### Exercise aim
Transcribe all the data, leaving each word as it is.

(Collected data)
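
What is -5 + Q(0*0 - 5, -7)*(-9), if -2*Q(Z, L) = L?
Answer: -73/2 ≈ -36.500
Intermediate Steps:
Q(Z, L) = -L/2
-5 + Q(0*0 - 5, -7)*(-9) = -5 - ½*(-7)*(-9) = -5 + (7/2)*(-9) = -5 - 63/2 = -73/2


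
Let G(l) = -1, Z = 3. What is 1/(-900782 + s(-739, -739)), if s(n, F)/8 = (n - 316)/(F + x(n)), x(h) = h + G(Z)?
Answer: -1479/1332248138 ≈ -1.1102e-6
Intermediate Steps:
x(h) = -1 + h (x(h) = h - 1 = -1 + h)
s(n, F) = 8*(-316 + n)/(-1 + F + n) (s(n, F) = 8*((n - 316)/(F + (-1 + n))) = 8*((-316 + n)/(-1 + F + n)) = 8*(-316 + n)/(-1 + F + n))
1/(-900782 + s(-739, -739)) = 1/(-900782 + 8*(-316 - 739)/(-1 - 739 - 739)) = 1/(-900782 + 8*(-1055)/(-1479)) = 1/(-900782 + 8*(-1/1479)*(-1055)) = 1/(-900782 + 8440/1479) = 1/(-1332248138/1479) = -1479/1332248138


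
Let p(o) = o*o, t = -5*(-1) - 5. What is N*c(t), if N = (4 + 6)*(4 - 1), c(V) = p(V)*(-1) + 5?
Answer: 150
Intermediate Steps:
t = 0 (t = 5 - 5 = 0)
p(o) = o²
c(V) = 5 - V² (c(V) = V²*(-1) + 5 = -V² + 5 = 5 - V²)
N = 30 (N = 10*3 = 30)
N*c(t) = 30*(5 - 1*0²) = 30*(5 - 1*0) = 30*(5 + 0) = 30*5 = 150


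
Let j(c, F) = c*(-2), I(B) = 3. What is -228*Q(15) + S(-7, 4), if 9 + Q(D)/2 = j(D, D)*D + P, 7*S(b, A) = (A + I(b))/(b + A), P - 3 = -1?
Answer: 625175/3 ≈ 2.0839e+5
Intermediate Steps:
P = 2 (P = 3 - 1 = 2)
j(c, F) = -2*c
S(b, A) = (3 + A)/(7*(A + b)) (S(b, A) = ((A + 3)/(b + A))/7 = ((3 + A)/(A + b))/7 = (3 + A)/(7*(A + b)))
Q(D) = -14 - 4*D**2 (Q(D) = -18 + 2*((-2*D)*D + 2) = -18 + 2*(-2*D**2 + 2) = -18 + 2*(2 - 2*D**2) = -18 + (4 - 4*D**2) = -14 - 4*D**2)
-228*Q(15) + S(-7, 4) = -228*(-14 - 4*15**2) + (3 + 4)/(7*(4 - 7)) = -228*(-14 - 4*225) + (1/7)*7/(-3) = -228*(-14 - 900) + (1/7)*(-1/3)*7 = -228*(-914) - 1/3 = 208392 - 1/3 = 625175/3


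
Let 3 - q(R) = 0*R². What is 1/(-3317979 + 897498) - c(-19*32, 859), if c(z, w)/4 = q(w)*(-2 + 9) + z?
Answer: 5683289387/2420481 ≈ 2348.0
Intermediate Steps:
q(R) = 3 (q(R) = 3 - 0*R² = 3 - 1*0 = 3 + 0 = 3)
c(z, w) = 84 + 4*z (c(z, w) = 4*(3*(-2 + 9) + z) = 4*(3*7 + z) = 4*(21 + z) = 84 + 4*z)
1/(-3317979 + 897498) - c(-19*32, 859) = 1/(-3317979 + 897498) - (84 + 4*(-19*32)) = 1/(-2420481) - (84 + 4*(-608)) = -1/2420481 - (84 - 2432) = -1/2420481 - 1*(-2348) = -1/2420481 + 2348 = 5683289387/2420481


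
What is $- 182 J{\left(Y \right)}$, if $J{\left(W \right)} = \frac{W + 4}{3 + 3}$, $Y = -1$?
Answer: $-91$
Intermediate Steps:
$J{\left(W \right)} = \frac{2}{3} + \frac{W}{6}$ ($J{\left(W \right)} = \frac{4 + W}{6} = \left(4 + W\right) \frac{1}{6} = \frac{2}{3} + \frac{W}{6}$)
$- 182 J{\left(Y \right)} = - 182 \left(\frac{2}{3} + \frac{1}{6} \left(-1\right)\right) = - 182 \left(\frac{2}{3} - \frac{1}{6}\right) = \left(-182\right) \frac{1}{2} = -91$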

### Answer
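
What is -5 + Q(0*0 - 5, -7)*(-9), if -2*Q(Z, L) = L?
Answer: -73/2 ≈ -36.500
Intermediate Steps:
Q(Z, L) = -L/2
-5 + Q(0*0 - 5, -7)*(-9) = -5 - ½*(-7)*(-9) = -5 + (7/2)*(-9) = -5 - 63/2 = -73/2


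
Let G(l) = -1, Z = 3. What is 1/(-900782 + s(-739, -739)), if s(n, F)/8 = (n - 316)/(F + x(n)), x(h) = h + G(Z)?
Answer: -1479/1332248138 ≈ -1.1102e-6
Intermediate Steps:
x(h) = -1 + h (x(h) = h - 1 = -1 + h)
s(n, F) = 8*(-316 + n)/(-1 + F + n) (s(n, F) = 8*((n - 316)/(F + (-1 + n))) = 8*((-316 + n)/(-1 + F + n)) = 8*(-316 + n)/(-1 + F + n))
1/(-900782 + s(-739, -739)) = 1/(-900782 + 8*(-316 - 739)/(-1 - 739 - 739)) = 1/(-900782 + 8*(-1055)/(-1479)) = 1/(-900782 + 8*(-1/1479)*(-1055)) = 1/(-900782 + 8440/1479) = 1/(-1332248138/1479) = -1479/1332248138


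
Let p(o) = o*o, t = -5*(-1) - 5. What is N*c(t), if N = (4 + 6)*(4 - 1), c(V) = p(V)*(-1) + 5?
Answer: 150
Intermediate Steps:
t = 0 (t = 5 - 5 = 0)
p(o) = o²
c(V) = 5 - V² (c(V) = V²*(-1) + 5 = -V² + 5 = 5 - V²)
N = 30 (N = 10*3 = 30)
N*c(t) = 30*(5 - 1*0²) = 30*(5 - 1*0) = 30*(5 + 0) = 30*5 = 150


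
Let j(c, F) = c*(-2), I(B) = 3. What is -228*Q(15) + S(-7, 4), if 9 + Q(D)/2 = j(D, D)*D + P, 7*S(b, A) = (A + I(b))/(b + A), P - 3 = -1?
Answer: 625175/3 ≈ 2.0839e+5
Intermediate Steps:
P = 2 (P = 3 - 1 = 2)
j(c, F) = -2*c
S(b, A) = (3 + A)/(7*(A + b)) (S(b, A) = ((A + 3)/(b + A))/7 = ((3 + A)/(A + b))/7 = (3 + A)/(7*(A + b)))
Q(D) = -14 - 4*D**2 (Q(D) = -18 + 2*((-2*D)*D + 2) = -18 + 2*(-2*D**2 + 2) = -18 + 2*(2 - 2*D**2) = -18 + (4 - 4*D**2) = -14 - 4*D**2)
-228*Q(15) + S(-7, 4) = -228*(-14 - 4*15**2) + (3 + 4)/(7*(4 - 7)) = -228*(-14 - 4*225) + (1/7)*7/(-3) = -228*(-14 - 900) + (1/7)*(-1/3)*7 = -228*(-914) - 1/3 = 208392 - 1/3 = 625175/3


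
Let 3 - q(R) = 0*R². What is 1/(-3317979 + 897498) - c(-19*32, 859), if c(z, w)/4 = q(w)*(-2 + 9) + z?
Answer: 5683289387/2420481 ≈ 2348.0
Intermediate Steps:
q(R) = 3 (q(R) = 3 - 0*R² = 3 - 1*0 = 3 + 0 = 3)
c(z, w) = 84 + 4*z (c(z, w) = 4*(3*(-2 + 9) + z) = 4*(3*7 + z) = 4*(21 + z) = 84 + 4*z)
1/(-3317979 + 897498) - c(-19*32, 859) = 1/(-3317979 + 897498) - (84 + 4*(-19*32)) = 1/(-2420481) - (84 + 4*(-608)) = -1/2420481 - (84 - 2432) = -1/2420481 - 1*(-2348) = -1/2420481 + 2348 = 5683289387/2420481


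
What is $- 182 J{\left(Y \right)}$, if $J{\left(W \right)} = \frac{W + 4}{3 + 3}$, $Y = -1$?
Answer: $-91$
Intermediate Steps:
$J{\left(W \right)} = \frac{2}{3} + \frac{W}{6}$ ($J{\left(W \right)} = \frac{4 + W}{6} = \left(4 + W\right) \frac{1}{6} = \frac{2}{3} + \frac{W}{6}$)
$- 182 J{\left(Y \right)} = - 182 \left(\frac{2}{3} + \frac{1}{6} \left(-1\right)\right) = - 182 \left(\frac{2}{3} - \frac{1}{6}\right) = \left(-182\right) \frac{1}{2} = -91$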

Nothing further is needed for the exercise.